*Work to be completed*
Each entry below should be retyped exactly as given.

*Data supplied*
■ ■ ■ ■ ■ ■ ■

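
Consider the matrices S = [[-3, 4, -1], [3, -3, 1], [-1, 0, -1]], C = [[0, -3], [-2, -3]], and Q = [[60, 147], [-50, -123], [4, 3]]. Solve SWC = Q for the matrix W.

W = [[4, 4], [-3, -5], [-5, -2]]

W = S⁻¹QC⁻¹ (apply S⁻¹ on the left and C⁻¹ on the right).
det S = 2; the adjugate gives S⁻¹ = [[3/2, 2, 1/2], [1, 1, 0], [-3/2, -2, -3/2]].
det C = -6; the adjugate gives C⁻¹ = [[1/2, -1/2], [-1/3, 0]].
S⁻¹Q = [[-8, -24], [10, 24], [4, 21]].
W = (S⁻¹Q)C⁻¹ = [[4, 4], [-3, -5], [-5, -2]].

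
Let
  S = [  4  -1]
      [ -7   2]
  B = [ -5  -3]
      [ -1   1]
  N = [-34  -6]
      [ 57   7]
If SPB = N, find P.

P = [[2, 1], [3, -5]]

Left-multiply by S⁻¹ and right-multiply by B⁻¹: P = S⁻¹NB⁻¹.
S has determinant 1; S⁻¹ = [[2, 1], [7, 4]].
B has determinant -8; B⁻¹ = [[-1/8, -3/8], [-1/8, 5/8]].
S⁻¹N = [[-11, -5], [-10, -14]].
P = (S⁻¹N)B⁻¹ = [[2, 1], [3, -5]].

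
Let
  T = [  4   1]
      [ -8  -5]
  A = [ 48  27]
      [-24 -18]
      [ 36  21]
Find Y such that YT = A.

T is on the right of Y, so right-multiply by T⁻¹: Y = AT⁻¹.
det T = -12, so T⁻¹ = [[5/12, 1/12], [-2/3, -1/3]].
Y = AT⁻¹ = [[48, 27], [-24, -18], [36, 21]] · [[5/12, 1/12], [-2/3, -1/3]] = [[2, -5], [2, 4], [1, -4]].

Y = [[2, -5], [2, 4], [1, -4]]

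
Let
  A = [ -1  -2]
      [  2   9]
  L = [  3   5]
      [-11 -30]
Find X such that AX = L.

Since A multiplies X on the left, X = A⁻¹L.
A has determinant -5; A⁻¹ = [[-9/5, -2/5], [2/5, 1/5]].
X = A⁻¹L = [[-9/5, -2/5], [2/5, 1/5]] · [[3, 5], [-11, -30]] = [[-1, 3], [-1, -4]].

X = [[-1, 3], [-1, -4]]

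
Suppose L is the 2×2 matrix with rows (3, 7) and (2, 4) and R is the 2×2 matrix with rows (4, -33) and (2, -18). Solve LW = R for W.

W = [[-1, 3], [1, -6]]

Since L multiplies W on the left, W = L⁻¹R.
det L = -2; the adjugate gives L⁻¹ = [[-2, 7/2], [1, -3/2]].
W = L⁻¹R = [[-2, 7/2], [1, -3/2]] · [[4, -33], [2, -18]] = [[-1, 3], [1, -6]].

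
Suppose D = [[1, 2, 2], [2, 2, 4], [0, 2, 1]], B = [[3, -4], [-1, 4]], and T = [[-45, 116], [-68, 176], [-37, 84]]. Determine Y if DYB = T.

Y = [[4, 5], [-2, 5], [-4, 3]]

Left-multiply by D⁻¹ and right-multiply by B⁻¹: Y = D⁻¹TB⁻¹.
det D = -2, so D⁻¹ = [[3, -1, -2], [1, -1/2, 0], [-2, 1, 1]].
B has determinant 8; B⁻¹ = [[1/2, 1/2], [1/8, 3/8]].
D⁻¹T = [[7, 4], [-11, 28], [-15, 28]].
Y = (D⁻¹T)B⁻¹ = [[4, 5], [-2, 5], [-4, 3]].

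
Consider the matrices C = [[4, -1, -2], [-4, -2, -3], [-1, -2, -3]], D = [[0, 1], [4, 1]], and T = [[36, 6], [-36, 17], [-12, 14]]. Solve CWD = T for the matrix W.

Isolating W: multiply by C⁻¹ from the left and D⁻¹ from the right, so W = C⁻¹TD⁻¹.
C has determinant -3; C⁻¹ = [[0, -1/3, 1/3], [3, 14/3, -20/3], [-2, -3, 4]].
det D = -4, so D⁻¹ = [[-1/4, 1/4], [1, 0]].
C⁻¹T = [[8, -1], [20, 4], [-12, -7]].
W = (C⁻¹T)D⁻¹ = [[-3, 2], [-1, 5], [-4, -3]].

W = [[-3, 2], [-1, 5], [-4, -3]]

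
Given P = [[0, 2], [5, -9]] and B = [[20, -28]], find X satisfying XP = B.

X = [[4, 4]]

Since P sits to the right of X, X = BP⁻¹.
P has determinant -10; P⁻¹ = [[9/10, 1/5], [1/2, 0]].
X = BP⁻¹ = [[20, -28]] · [[9/10, 1/5], [1/2, 0]] = [[4, 4]].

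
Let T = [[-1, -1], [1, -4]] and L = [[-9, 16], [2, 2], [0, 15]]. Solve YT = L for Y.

T is on the right of Y, so right-multiply by T⁻¹: Y = LT⁻¹.
det T = 5; the adjugate gives T⁻¹ = [[-4/5, 1/5], [-1/5, -1/5]].
Y = LT⁻¹ = [[-9, 16], [2, 2], [0, 15]] · [[-4/5, 1/5], [-1/5, -1/5]] = [[4, -5], [-2, 0], [-3, -3]].

Y = [[4, -5], [-2, 0], [-3, -3]]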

■ ■ ■ ■ ■ ■ ■

*Answer section*
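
Consider the matrices S = [[-3, 4, -1], [3, -3, 1], [-1, 0, -1]], C = [[0, -3], [-2, -3]], and Q = [[60, 147], [-50, -123], [4, 3]]. Solve SWC = Q for the matrix W.

W = [[4, 4], [-3, -5], [-5, -2]]

W = S⁻¹QC⁻¹ (apply S⁻¹ on the left and C⁻¹ on the right).
det S = 2; the adjugate gives S⁻¹ = [[3/2, 2, 1/2], [1, 1, 0], [-3/2, -2, -3/2]].
det C = -6; the adjugate gives C⁻¹ = [[1/2, -1/2], [-1/3, 0]].
S⁻¹Q = [[-8, -24], [10, 24], [4, 21]].
W = (S⁻¹Q)C⁻¹ = [[4, 4], [-3, -5], [-5, -2]].

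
Let
  S = [  4  -1]
      [ -7   2]
  B = [ -5  -3]
      [ -1   1]
  N = [-34  -6]
      [ 57   7]
If SPB = N, find P.

P = [[2, 1], [3, -5]]

Left-multiply by S⁻¹ and right-multiply by B⁻¹: P = S⁻¹NB⁻¹.
S has determinant 1; S⁻¹ = [[2, 1], [7, 4]].
B has determinant -8; B⁻¹ = [[-1/8, -3/8], [-1/8, 5/8]].
S⁻¹N = [[-11, -5], [-10, -14]].
P = (S⁻¹N)B⁻¹ = [[2, 1], [3, -5]].

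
Let
  T = [  4   1]
      [ -8  -5]
  A = [ 48  27]
      [-24 -18]
      [ 36  21]
Find Y such that YT = A.

T is on the right of Y, so right-multiply by T⁻¹: Y = AT⁻¹.
det T = -12, so T⁻¹ = [[5/12, 1/12], [-2/3, -1/3]].
Y = AT⁻¹ = [[48, 27], [-24, -18], [36, 21]] · [[5/12, 1/12], [-2/3, -1/3]] = [[2, -5], [2, 4], [1, -4]].

Y = [[2, -5], [2, 4], [1, -4]]

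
Let
  A = [ -1  -2]
      [  2   9]
  L = [  3   5]
      [-11 -30]
Find X such that AX = L.

Since A multiplies X on the left, X = A⁻¹L.
A has determinant -5; A⁻¹ = [[-9/5, -2/5], [2/5, 1/5]].
X = A⁻¹L = [[-9/5, -2/5], [2/5, 1/5]] · [[3, 5], [-11, -30]] = [[-1, 3], [-1, -4]].

X = [[-1, 3], [-1, -4]]

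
Suppose L is the 2×2 matrix with rows (3, 7) and (2, 4) and R is the 2×2 matrix with rows (4, -33) and (2, -18). Solve LW = R for W.

W = [[-1, 3], [1, -6]]

Since L multiplies W on the left, W = L⁻¹R.
det L = -2; the adjugate gives L⁻¹ = [[-2, 7/2], [1, -3/2]].
W = L⁻¹R = [[-2, 7/2], [1, -3/2]] · [[4, -33], [2, -18]] = [[-1, 3], [1, -6]].

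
Suppose D = [[1, 2, 2], [2, 2, 4], [0, 2, 1]], B = [[3, -4], [-1, 4]], and T = [[-45, 116], [-68, 176], [-37, 84]]. Determine Y if DYB = T.

Y = [[4, 5], [-2, 5], [-4, 3]]

Left-multiply by D⁻¹ and right-multiply by B⁻¹: Y = D⁻¹TB⁻¹.
det D = -2, so D⁻¹ = [[3, -1, -2], [1, -1/2, 0], [-2, 1, 1]].
B has determinant 8; B⁻¹ = [[1/2, 1/2], [1/8, 3/8]].
D⁻¹T = [[7, 4], [-11, 28], [-15, 28]].
Y = (D⁻¹T)B⁻¹ = [[4, 5], [-2, 5], [-4, 3]].

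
Consider the matrices C = [[4, -1, -2], [-4, -2, -3], [-1, -2, -3]], D = [[0, 1], [4, 1]], and T = [[36, 6], [-36, 17], [-12, 14]]. Solve CWD = T for the matrix W.

Isolating W: multiply by C⁻¹ from the left and D⁻¹ from the right, so W = C⁻¹TD⁻¹.
C has determinant -3; C⁻¹ = [[0, -1/3, 1/3], [3, 14/3, -20/3], [-2, -3, 4]].
det D = -4, so D⁻¹ = [[-1/4, 1/4], [1, 0]].
C⁻¹T = [[8, -1], [20, 4], [-12, -7]].
W = (C⁻¹T)D⁻¹ = [[-3, 2], [-1, 5], [-4, -3]].

W = [[-3, 2], [-1, 5], [-4, -3]]

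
Given P = [[0, 2], [5, -9]] and B = [[20, -28]], find X satisfying XP = B.

X = [[4, 4]]

Since P sits to the right of X, X = BP⁻¹.
P has determinant -10; P⁻¹ = [[9/10, 1/5], [1/2, 0]].
X = BP⁻¹ = [[20, -28]] · [[9/10, 1/5], [1/2, 0]] = [[4, 4]].

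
Let T = [[-1, -1], [1, -4]] and L = [[-9, 16], [2, 2], [0, 15]]. Solve YT = L for Y.

T is on the right of Y, so right-multiply by T⁻¹: Y = LT⁻¹.
det T = 5; the adjugate gives T⁻¹ = [[-4/5, 1/5], [-1/5, -1/5]].
Y = LT⁻¹ = [[-9, 16], [2, 2], [0, 15]] · [[-4/5, 1/5], [-1/5, -1/5]] = [[4, -5], [-2, 0], [-3, -3]].

Y = [[4, -5], [-2, 0], [-3, -3]]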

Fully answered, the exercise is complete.